**Data extract:**
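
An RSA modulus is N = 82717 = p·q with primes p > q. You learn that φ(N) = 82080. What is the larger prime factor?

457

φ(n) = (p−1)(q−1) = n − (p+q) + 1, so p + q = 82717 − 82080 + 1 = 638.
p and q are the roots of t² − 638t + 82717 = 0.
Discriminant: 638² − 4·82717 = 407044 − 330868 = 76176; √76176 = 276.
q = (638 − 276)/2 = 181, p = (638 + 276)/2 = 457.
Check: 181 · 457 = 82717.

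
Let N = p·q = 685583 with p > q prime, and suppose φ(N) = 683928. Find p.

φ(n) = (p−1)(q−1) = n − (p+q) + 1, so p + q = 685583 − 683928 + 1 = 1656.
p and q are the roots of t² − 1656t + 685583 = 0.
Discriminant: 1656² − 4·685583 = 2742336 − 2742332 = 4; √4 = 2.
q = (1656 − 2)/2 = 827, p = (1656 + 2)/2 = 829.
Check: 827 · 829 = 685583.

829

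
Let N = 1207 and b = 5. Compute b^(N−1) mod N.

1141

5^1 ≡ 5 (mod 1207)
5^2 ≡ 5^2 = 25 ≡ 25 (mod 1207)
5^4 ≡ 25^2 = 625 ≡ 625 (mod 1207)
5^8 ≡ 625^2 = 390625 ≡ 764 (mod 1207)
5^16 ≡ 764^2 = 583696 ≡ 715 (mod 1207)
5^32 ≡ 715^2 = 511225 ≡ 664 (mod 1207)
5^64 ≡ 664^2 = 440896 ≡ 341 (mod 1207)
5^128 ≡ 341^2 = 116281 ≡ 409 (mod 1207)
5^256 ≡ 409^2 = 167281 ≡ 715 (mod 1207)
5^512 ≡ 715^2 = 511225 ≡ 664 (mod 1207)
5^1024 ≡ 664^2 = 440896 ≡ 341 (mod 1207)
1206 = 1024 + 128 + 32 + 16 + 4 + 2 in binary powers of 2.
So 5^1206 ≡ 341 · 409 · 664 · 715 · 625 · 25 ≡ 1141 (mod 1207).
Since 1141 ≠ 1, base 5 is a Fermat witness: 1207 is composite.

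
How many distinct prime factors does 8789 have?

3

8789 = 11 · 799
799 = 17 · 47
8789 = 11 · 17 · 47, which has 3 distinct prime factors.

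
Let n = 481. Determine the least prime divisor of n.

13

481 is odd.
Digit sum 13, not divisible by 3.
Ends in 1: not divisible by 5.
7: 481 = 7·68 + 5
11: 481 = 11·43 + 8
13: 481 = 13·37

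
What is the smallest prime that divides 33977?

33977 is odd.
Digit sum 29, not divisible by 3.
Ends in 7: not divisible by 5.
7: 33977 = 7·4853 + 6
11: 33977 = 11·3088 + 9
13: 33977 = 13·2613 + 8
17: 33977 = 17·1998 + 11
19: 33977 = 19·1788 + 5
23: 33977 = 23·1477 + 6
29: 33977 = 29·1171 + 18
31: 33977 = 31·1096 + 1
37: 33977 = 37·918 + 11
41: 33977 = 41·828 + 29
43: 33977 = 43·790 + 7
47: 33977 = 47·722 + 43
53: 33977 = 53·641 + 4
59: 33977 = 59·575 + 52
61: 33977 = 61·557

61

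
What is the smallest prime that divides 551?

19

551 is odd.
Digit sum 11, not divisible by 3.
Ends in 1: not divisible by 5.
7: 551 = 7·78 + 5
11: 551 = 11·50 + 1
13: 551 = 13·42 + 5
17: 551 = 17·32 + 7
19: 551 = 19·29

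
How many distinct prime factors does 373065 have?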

==

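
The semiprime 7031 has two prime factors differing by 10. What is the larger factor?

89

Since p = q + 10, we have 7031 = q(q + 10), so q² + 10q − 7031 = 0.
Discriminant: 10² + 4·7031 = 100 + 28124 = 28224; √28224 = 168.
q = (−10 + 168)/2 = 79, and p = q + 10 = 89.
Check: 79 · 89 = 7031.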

**The problem:** Please reproduce exactly the lines in the listing above from the one containing "What is the smallest prime that divides 551?" through the one containing "How many distinct prime factors does 373065", both included, and nothing more.

**Expected answer:**
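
What is the smallest prime that divides 551?

19

551 is odd.
Digit sum 11, not divisible by 3.
Ends in 1: not divisible by 5.
7: 551 = 7·78 + 5
11: 551 = 11·50 + 1
13: 551 = 13·42 + 5
17: 551 = 17·32 + 7
19: 551 = 19·29

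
How many distinct prime factors does 373065 have?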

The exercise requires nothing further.